▸ Task
Restate word for word the lines of the records below, starting at the line that contains "- A second extension" and ending at the line that contains "- For these", with both of those lines included and nothing else.

▸ Input data
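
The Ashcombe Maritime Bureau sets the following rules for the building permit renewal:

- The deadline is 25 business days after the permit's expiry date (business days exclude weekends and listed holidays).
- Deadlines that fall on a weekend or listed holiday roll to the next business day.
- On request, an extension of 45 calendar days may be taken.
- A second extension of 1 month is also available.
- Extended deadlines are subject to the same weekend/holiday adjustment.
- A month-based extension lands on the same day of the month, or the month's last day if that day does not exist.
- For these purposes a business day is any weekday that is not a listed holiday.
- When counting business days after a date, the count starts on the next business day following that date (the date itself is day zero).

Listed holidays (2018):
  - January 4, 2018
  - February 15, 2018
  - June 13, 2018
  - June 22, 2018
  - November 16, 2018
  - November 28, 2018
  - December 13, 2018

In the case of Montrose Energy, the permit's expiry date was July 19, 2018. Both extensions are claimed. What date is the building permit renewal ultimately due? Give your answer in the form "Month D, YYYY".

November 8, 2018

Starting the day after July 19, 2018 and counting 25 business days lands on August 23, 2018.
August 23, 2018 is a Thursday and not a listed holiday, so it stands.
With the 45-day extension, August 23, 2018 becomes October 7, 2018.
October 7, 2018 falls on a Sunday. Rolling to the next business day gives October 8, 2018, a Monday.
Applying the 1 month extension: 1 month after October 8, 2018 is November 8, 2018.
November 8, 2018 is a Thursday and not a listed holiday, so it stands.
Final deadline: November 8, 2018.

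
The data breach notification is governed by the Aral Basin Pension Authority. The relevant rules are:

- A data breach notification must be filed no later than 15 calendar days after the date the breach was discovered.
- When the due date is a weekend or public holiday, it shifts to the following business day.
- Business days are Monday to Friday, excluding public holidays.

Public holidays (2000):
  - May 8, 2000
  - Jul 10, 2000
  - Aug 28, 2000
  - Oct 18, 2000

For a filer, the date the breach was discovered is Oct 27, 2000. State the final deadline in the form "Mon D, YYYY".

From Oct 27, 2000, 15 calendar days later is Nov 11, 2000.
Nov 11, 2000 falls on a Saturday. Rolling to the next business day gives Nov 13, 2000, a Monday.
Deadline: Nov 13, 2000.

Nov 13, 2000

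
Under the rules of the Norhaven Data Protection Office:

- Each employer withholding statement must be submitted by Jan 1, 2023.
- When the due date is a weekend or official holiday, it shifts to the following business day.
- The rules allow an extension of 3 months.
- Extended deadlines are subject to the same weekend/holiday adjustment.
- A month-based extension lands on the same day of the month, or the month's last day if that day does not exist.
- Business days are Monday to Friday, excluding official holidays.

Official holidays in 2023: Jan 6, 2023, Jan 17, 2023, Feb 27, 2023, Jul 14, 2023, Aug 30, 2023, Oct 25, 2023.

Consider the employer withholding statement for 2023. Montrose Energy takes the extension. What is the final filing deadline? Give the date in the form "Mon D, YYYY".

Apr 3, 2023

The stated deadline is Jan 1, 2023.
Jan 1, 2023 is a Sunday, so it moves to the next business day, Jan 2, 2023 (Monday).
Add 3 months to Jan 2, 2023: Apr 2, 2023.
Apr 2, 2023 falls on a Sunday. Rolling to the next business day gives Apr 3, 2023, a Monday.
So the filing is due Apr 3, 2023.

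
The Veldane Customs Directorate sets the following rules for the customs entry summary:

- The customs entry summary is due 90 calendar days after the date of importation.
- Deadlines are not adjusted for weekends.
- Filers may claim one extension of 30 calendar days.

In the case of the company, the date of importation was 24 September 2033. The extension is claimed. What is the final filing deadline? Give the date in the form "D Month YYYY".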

* * *

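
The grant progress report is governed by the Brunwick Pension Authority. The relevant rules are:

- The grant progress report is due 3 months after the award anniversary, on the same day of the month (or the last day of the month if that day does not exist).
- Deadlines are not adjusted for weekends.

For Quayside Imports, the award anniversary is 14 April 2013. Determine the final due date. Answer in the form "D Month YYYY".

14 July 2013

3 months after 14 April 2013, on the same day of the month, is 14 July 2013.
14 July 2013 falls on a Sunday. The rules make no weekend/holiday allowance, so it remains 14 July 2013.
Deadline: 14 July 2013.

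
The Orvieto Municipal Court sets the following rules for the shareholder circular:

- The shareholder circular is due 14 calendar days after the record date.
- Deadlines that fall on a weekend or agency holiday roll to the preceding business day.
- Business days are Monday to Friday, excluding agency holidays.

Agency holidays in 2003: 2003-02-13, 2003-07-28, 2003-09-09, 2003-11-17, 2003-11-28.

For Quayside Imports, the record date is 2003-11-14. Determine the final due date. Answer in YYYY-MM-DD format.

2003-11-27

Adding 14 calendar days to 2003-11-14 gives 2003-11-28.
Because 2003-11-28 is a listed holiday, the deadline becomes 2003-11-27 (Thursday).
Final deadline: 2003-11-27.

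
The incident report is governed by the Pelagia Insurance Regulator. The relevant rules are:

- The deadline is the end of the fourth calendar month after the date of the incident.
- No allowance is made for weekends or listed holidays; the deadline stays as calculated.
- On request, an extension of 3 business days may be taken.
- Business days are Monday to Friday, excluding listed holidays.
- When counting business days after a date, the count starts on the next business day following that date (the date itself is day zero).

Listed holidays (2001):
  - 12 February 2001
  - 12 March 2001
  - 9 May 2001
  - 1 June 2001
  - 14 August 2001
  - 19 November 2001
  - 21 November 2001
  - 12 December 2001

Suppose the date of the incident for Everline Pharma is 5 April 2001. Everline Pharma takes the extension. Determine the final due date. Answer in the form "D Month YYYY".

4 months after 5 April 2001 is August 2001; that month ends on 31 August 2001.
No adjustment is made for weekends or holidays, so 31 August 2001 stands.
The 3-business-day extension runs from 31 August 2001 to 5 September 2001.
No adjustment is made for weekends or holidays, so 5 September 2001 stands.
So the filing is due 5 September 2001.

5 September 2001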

▸ Completed exercise
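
- A second extension of 1 month is also available.
- Extended deadlines are subject to the same weekend/holiday adjustment.
- A month-based extension lands on the same day of the month, or the month's last day if that day does not exist.
- For these purposes a business day is any weekday that is not a listed holiday.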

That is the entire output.